Print the listing below in full. Alter nothing.

AVAILABLE DATA:
◇ ◇ ◇ ◇ ◇ ◇ ◇

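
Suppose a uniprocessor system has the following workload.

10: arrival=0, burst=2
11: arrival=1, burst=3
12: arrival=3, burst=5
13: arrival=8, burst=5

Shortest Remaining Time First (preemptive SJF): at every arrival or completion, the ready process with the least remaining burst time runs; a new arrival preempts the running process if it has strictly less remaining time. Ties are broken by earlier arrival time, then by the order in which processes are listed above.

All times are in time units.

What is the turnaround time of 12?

7

Gantt: | 10 0-2 | 11 2-5 | 12 5-10 | 13 10-15 |
Completion: 10=2  11=5  12=10  13=15
Turnaround (C−A): 10=2  11=4  12=7  13=7
Turnaround(12) = completion − arrival = 10 − 3 = 7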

◇ ◇ ◇ ◇ ◇ ◇ ◇

SOLVED EXERCISE:
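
Suppose a uniprocessor system has the following workload.

10: arrival=0, burst=2
11: arrival=1, burst=3
12: arrival=3, burst=5
13: arrival=8, burst=5

Shortest Remaining Time First (preemptive SJF): at every arrival or completion, the ready process with the least remaining burst time runs; a new arrival preempts the running process if it has strictly less remaining time. Ties are broken by earlier arrival time, then by the order in which processes are listed above.

All times are in time units.

What is the turnaround time of 12?

7

Gantt: | 10 0-2 | 11 2-5 | 12 5-10 | 13 10-15 |
Completion: 10=2  11=5  12=10  13=15
Turnaround (C−A): 10=2  11=4  12=7  13=7
Turnaround(12) = completion − arrival = 10 − 3 = 7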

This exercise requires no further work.